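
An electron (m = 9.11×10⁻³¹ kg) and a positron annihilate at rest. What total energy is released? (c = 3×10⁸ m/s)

Both particles have the same rest mass, so total mass = 2m
E = 2m·c² = 2 × 9.11×10⁻³¹ × (3×10⁸)²
= 2 × 9.11×10⁻³¹ × 9×10¹⁶
= 1.640×10⁻¹³ J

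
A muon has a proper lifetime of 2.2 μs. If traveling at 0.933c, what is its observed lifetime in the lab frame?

Proper lifetime τ₀ = 2.2 μs
γ = 1/√(1 - 0.933²) = 2.7787
τ = γτ₀ = 2.7787 × 2.2 μs = 6.113 μs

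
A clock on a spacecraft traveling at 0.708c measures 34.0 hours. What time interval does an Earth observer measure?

Proper time Δt₀ = 34.0 hours
γ = 1/√(1 - 0.708²) = 1.416
Δt = γΔt₀ = 1.416 × 34.0 = 48.14 hours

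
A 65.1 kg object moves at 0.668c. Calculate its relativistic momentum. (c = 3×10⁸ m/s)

γ = 1/√(1 - 0.668²) = 1.344
v = 0.668 × 3×10⁸ = 2.004×10⁸ m/s
p = γmv = 1.344 × 65.1 × 2.004×10⁸ = 1.753×10¹⁰ kg·m/s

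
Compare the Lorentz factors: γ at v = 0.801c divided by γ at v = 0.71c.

γ₁ = 1/√(1 - 0.801²) = 1.670
γ₂ = 1/√(1 - 0.71²) = 1.420
γ₁/γ₂ = 1.670/1.420 = 1.176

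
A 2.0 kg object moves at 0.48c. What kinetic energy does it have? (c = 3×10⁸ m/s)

γ = 1/√(1 - 0.48²) = 1.1399
γ - 1 = 0.1399
KE = (γ-1)mc² = 0.1399 × 2.0 × (3×10⁸)² = 2.518×10¹⁶ J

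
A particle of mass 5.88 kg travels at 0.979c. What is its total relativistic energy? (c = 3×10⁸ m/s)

γ = 1/√(1 - 0.979²) = 4.905
mc² = 5.88 × (3×10⁸)² = 5.292×10¹⁷ J
E = γmc² = 4.905 × 5.292×10¹⁷ = 2.596×10¹⁸ J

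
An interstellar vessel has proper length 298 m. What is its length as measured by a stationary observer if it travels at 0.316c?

Proper length L₀ = 298 m
γ = 1/√(1 - 0.316²) = 1.054
L = L₀/γ = 298/1.054 = 282.7 m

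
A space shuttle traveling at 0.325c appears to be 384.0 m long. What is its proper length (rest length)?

Contracted length L = 384.0 m
γ = 1/√(1 - 0.325²) = 1.0574
L₀ = γL = 1.0574 × 384.0 = 406.0 m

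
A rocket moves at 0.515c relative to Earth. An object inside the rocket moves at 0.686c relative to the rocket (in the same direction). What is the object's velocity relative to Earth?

u = (u' + v)/(1 + u'v/c²)
Numerator: 0.686 + 0.515 = 1.201
Denominator: 1 + 0.35329 = 1.35329
u = 1.201/1.35329 = 0.8875c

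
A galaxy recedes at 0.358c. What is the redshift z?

β = 0.358
(1+β)/(1-β) = 1.358/0.642 = 2.1153
√(2.1153) = 1.4544
z = 1.4544 - 1 = 0.4544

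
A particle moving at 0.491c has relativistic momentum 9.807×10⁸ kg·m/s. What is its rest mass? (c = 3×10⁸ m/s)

γ = 1/√(1 - 0.491²) = 1.148
v = 0.491 × 3×10⁸ = 1.473×10⁸ m/s
m = p/(γv) = 9.807×10⁸/(1.148 × 1.473×10⁸) = 5.800 kg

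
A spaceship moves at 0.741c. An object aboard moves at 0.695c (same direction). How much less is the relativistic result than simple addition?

Classical: u' + v = 0.695 + 0.741 = 1.436c
Relativistic: u = (0.695 + 0.741)/(1 + 0.514995) = 1.436/1.514995 = 0.9479c
Difference: 1.436 - 0.9479 = 0.4881c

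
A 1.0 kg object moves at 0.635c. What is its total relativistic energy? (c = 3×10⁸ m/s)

γ = 1/√(1 - 0.635²) = 1.294
mc² = 1.0 × (3×10⁸)² = 9.000×10¹⁶ J
E = γmc² = 1.294 × 9.000×10¹⁶ = 1.165×10¹⁷ J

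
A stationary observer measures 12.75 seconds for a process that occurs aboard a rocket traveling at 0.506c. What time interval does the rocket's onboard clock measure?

Dilated time Δt = 12.75 seconds
γ = 1/√(1 - 0.506²) = 1.159
Δt₀ = Δt/γ = 12.75/1.159 = 11.00 seconds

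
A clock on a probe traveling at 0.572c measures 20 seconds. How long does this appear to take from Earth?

Proper time Δt₀ = 20 seconds
γ = 1/√(1 - 0.572²) = 1.219
Δt = γΔt₀ = 1.219 × 20 = 24.38 seconds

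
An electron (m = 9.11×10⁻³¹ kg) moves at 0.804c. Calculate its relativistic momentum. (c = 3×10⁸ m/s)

γ = 1/√(1 - 0.804²) = 1.6817
v = 0.804 × 3×10⁸ = 2.412×10⁸ m/s
p = γmv = 1.6817 × 9.11×10⁻³¹ × 2.412×10⁸ = 3.695×10⁻²² kg·m/s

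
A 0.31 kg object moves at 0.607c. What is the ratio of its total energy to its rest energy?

E = γmc², E₀ = mc²
E/E₀ = γ = 1/√(1 - 0.607²) = 1.258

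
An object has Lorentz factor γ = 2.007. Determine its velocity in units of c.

From γ = 1/√(1 - v²/c²):
1/γ² = 1/2.007² = 0.2483
v²/c² = 1 - 0.2483 = 0.7517
v/c = √(0.7517) = 0.8670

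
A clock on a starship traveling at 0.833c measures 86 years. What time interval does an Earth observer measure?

Proper time Δt₀ = 86 years
γ = 1/√(1 - 0.833²) = 1.807
Δt = γΔt₀ = 1.807 × 86 = 155.4 years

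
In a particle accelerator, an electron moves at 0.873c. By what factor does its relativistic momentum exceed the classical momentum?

p_rel = γmv, p_class = mv
Ratio = γ = 1/√(1 - 0.873²)
= 1/√(0.237871) = 2.050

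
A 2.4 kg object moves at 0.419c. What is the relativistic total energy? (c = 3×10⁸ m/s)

γ = 1/√(1 - 0.419²) = 1.1013
mc² = 2.4 × (3×10⁸)² = 2.160×10¹⁷ J
E = γmc² = 1.1013 × 2.160×10¹⁷ = 2.379×10¹⁷ J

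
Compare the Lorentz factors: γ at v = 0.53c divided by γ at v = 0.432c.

γ₁ = 1/√(1 - 0.53²) = 1.17925
γ₂ = 1/√(1 - 0.432²) = 1.10880
γ₁/γ₂ = 1.17925/1.10880 = 1.064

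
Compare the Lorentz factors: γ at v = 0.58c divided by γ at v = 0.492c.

γ₁ = 1/√(1 - 0.58²) = 1.228
γ₂ = 1/√(1 - 0.492²) = 1.149
γ₁/γ₂ = 1.228/1.149 = 1.069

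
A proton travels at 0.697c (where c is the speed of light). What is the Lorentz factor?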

++++++++

Problem requirements:
Please transcribe every entry above exactly as it appears.

Response area:
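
An electron (m = 9.11×10⁻³¹ kg) and a positron annihilate at rest. What total energy is released? (c = 3×10⁸ m/s)

Both particles have the same rest mass, so total mass = 2m
E = 2m·c² = 2 × 9.11×10⁻³¹ × (3×10⁸)²
= 2 × 9.11×10⁻³¹ × 9×10¹⁶
= 1.640×10⁻¹³ J

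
A muon has a proper lifetime of 2.2 μs. If traveling at 0.933c, what is its observed lifetime in the lab frame?

Proper lifetime τ₀ = 2.2 μs
γ = 1/√(1 - 0.933²) = 2.7787
τ = γτ₀ = 2.7787 × 2.2 μs = 6.113 μs

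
A clock on a spacecraft traveling at 0.708c measures 34.0 hours. What time interval does an Earth observer measure?

Proper time Δt₀ = 34.0 hours
γ = 1/√(1 - 0.708²) = 1.416
Δt = γΔt₀ = 1.416 × 34.0 = 48.14 hours

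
A 65.1 kg object moves at 0.668c. Calculate its relativistic momentum. (c = 3×10⁸ m/s)

γ = 1/√(1 - 0.668²) = 1.344
v = 0.668 × 3×10⁸ = 2.004×10⁸ m/s
p = γmv = 1.344 × 65.1 × 2.004×10⁸ = 1.753×10¹⁰ kg·m/s

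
Compare the Lorentz factors: γ at v = 0.801c divided by γ at v = 0.71c.

γ₁ = 1/√(1 - 0.801²) = 1.670
γ₂ = 1/√(1 - 0.71²) = 1.420
γ₁/γ₂ = 1.670/1.420 = 1.176

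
A 2.0 kg object moves at 0.48c. What kinetic energy does it have? (c = 3×10⁸ m/s)

γ = 1/√(1 - 0.48²) = 1.1399
γ - 1 = 0.1399
KE = (γ-1)mc² = 0.1399 × 2.0 × (3×10⁸)² = 2.518×10¹⁶ J

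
A particle of mass 5.88 kg travels at 0.979c. What is its total relativistic energy? (c = 3×10⁸ m/s)

γ = 1/√(1 - 0.979²) = 4.905
mc² = 5.88 × (3×10⁸)² = 5.292×10¹⁷ J
E = γmc² = 4.905 × 5.292×10¹⁷ = 2.596×10¹⁸ J

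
An interstellar vessel has proper length 298 m. What is its length as measured by a stationary observer if it travels at 0.316c?

Proper length L₀ = 298 m
γ = 1/√(1 - 0.316²) = 1.054
L = L₀/γ = 298/1.054 = 282.7 m

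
A space shuttle traveling at 0.325c appears to be 384.0 m long. What is its proper length (rest length)?

Contracted length L = 384.0 m
γ = 1/√(1 - 0.325²) = 1.0574
L₀ = γL = 1.0574 × 384.0 = 406.0 m

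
A rocket moves at 0.515c relative to Earth. An object inside the rocket moves at 0.686c relative to the rocket (in the same direction). What is the object's velocity relative to Earth?

u = (u' + v)/(1 + u'v/c²)
Numerator: 0.686 + 0.515 = 1.201
Denominator: 1 + 0.35329 = 1.35329
u = 1.201/1.35329 = 0.8875c

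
A galaxy recedes at 0.358c. What is the redshift z?

β = 0.358
(1+β)/(1-β) = 1.358/0.642 = 2.1153
√(2.1153) = 1.4544
z = 1.4544 - 1 = 0.4544

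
A particle moving at 0.491c has relativistic momentum 9.807×10⁸ kg·m/s. What is its rest mass? (c = 3×10⁸ m/s)

γ = 1/√(1 - 0.491²) = 1.148
v = 0.491 × 3×10⁸ = 1.473×10⁸ m/s
m = p/(γv) = 9.807×10⁸/(1.148 × 1.473×10⁸) = 5.800 kg

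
A spaceship moves at 0.741c. An object aboard moves at 0.695c (same direction). How much less is the relativistic result than simple addition?

Classical: u' + v = 0.695 + 0.741 = 1.436c
Relativistic: u = (0.695 + 0.741)/(1 + 0.514995) = 1.436/1.514995 = 0.9479c
Difference: 1.436 - 0.9479 = 0.4881c

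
A 1.0 kg object moves at 0.635c. What is its total relativistic energy? (c = 3×10⁸ m/s)

γ = 1/√(1 - 0.635²) = 1.294
mc² = 1.0 × (3×10⁸)² = 9.000×10¹⁶ J
E = γmc² = 1.294 × 9.000×10¹⁶ = 1.165×10¹⁷ J

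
A stationary observer measures 12.75 seconds for a process that occurs aboard a rocket traveling at 0.506c. What time interval does the rocket's onboard clock measure?

Dilated time Δt = 12.75 seconds
γ = 1/√(1 - 0.506²) = 1.159
Δt₀ = Δt/γ = 12.75/1.159 = 11.00 seconds

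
A clock on a probe traveling at 0.572c measures 20 seconds. How long does this appear to take from Earth?

Proper time Δt₀ = 20 seconds
γ = 1/√(1 - 0.572²) = 1.219
Δt = γΔt₀ = 1.219 × 20 = 24.38 seconds

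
An electron (m = 9.11×10⁻³¹ kg) moves at 0.804c. Calculate its relativistic momentum. (c = 3×10⁸ m/s)

γ = 1/√(1 - 0.804²) = 1.6817
v = 0.804 × 3×10⁸ = 2.412×10⁸ m/s
p = γmv = 1.6817 × 9.11×10⁻³¹ × 2.412×10⁸ = 3.695×10⁻²² kg·m/s

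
A 0.31 kg object moves at 0.607c. What is the ratio of its total energy to its rest energy?

E = γmc², E₀ = mc²
E/E₀ = γ = 1/√(1 - 0.607²) = 1.258

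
An object has Lorentz factor γ = 2.007. Determine its velocity in units of c.

From γ = 1/√(1 - v²/c²):
1/γ² = 1/2.007² = 0.2483
v²/c² = 1 - 0.2483 = 0.7517
v/c = √(0.7517) = 0.8670

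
A clock on a starship traveling at 0.833c measures 86 years. What time interval does an Earth observer measure?

Proper time Δt₀ = 86 years
γ = 1/√(1 - 0.833²) = 1.807
Δt = γΔt₀ = 1.807 × 86 = 155.4 years

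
In a particle accelerator, an electron moves at 0.873c. By what factor does its relativistic momentum exceed the classical momentum?

p_rel = γmv, p_class = mv
Ratio = γ = 1/√(1 - 0.873²)
= 1/√(0.237871) = 2.050

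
A 2.4 kg object moves at 0.419c. What is the relativistic total energy? (c = 3×10⁸ m/s)

γ = 1/√(1 - 0.419²) = 1.1013
mc² = 2.4 × (3×10⁸)² = 2.160×10¹⁷ J
E = γmc² = 1.1013 × 2.160×10¹⁷ = 2.379×10¹⁷ J

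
Compare the Lorentz factors: γ at v = 0.53c divided by γ at v = 0.432c.

γ₁ = 1/√(1 - 0.53²) = 1.17925
γ₂ = 1/√(1 - 0.432²) = 1.10880
γ₁/γ₂ = 1.17925/1.10880 = 1.064

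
Compare the Lorentz factors: γ at v = 0.58c divided by γ at v = 0.492c.

γ₁ = 1/√(1 - 0.58²) = 1.228
γ₂ = 1/√(1 - 0.492²) = 1.149
γ₁/γ₂ = 1.228/1.149 = 1.069

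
A proton travels at 0.697c (where c is the speed of light). What is the Lorentz factor?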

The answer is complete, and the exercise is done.